* **SOURCE MATERIAL**:
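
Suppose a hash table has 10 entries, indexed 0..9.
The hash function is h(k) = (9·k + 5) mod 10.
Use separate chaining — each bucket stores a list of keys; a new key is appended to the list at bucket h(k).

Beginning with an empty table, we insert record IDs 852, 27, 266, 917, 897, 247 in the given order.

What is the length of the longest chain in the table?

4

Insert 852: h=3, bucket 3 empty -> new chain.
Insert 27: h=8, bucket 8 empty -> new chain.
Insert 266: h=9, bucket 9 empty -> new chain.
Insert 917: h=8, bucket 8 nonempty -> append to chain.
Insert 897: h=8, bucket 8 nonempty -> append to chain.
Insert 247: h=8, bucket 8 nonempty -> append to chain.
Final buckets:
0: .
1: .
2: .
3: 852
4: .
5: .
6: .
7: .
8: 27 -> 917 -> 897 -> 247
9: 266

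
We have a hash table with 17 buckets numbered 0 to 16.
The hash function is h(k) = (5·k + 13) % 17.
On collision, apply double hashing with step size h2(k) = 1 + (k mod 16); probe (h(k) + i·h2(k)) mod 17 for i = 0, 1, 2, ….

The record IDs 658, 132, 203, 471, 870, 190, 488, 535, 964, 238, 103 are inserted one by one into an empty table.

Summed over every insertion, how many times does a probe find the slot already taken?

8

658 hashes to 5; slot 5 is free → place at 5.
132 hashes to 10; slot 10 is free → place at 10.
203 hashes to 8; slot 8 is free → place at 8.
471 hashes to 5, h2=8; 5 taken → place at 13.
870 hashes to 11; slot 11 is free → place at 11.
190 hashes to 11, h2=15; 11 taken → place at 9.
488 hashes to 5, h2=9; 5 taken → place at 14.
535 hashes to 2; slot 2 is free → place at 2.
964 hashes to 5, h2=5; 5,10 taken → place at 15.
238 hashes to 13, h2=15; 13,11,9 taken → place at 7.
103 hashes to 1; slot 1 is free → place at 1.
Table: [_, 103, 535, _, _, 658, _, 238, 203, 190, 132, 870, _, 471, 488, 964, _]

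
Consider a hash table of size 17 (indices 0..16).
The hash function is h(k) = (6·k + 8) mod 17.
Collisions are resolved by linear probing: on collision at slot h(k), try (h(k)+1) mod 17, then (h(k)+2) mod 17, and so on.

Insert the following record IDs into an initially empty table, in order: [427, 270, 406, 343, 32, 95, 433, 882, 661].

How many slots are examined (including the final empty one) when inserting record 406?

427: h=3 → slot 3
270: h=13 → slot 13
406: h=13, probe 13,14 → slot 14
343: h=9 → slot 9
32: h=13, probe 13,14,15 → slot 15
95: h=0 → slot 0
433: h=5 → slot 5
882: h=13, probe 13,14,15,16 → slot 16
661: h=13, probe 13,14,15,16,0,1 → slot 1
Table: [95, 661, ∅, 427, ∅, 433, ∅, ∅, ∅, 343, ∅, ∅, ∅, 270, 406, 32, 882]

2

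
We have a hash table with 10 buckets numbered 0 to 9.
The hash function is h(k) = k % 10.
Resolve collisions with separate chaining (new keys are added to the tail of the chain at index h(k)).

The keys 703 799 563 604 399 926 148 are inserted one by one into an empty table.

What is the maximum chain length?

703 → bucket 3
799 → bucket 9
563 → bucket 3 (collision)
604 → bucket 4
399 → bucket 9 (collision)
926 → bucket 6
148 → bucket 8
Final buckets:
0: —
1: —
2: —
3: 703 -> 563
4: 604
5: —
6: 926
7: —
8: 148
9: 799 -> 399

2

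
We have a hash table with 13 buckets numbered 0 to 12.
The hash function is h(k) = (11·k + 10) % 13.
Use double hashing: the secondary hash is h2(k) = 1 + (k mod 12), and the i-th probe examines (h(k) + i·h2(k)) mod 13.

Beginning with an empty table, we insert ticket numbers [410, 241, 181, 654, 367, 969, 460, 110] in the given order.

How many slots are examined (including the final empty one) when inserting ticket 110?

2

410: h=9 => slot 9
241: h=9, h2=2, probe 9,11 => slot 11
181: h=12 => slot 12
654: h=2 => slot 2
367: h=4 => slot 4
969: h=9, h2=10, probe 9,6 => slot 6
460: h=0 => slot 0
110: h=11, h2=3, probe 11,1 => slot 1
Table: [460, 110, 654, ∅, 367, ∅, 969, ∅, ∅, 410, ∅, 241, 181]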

* **WORK REQUIRED**: Only the lines from the first line of the records through the line containing "The record IDs" should be repeated, exactly as they appear.

* **SOLUTION BELOW**:
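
Suppose a hash table has 10 entries, indexed 0..9.
The hash function is h(k) = (9·k + 5) mod 10.
Use separate chaining — each bucket stores a list of keys; a new key is appended to the list at bucket h(k).

Beginning with an empty table, we insert record IDs 852, 27, 266, 917, 897, 247 in the given order.

What is the length of the longest chain in the table?

4

Insert 852: h=3, bucket 3 empty -> new chain.
Insert 27: h=8, bucket 8 empty -> new chain.
Insert 266: h=9, bucket 9 empty -> new chain.
Insert 917: h=8, bucket 8 nonempty -> append to chain.
Insert 897: h=8, bucket 8 nonempty -> append to chain.
Insert 247: h=8, bucket 8 nonempty -> append to chain.
Final buckets:
0: .
1: .
2: .
3: 852
4: .
5: .
6: .
7: .
8: 27 -> 917 -> 897 -> 247
9: 266

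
We have a hash table with 17 buckets numbered 0 to 16.
The hash function is h(k) = (5·k + 13) % 17.
On collision, apply double hashing with step size h2(k) = 1 + (k mod 16); probe (h(k) + i·h2(k)) mod 17 for i = 0, 1, 2, ….

The record IDs 658, 132, 203, 471, 870, 190, 488, 535, 964, 238, 103 are inserted one by one into an empty table.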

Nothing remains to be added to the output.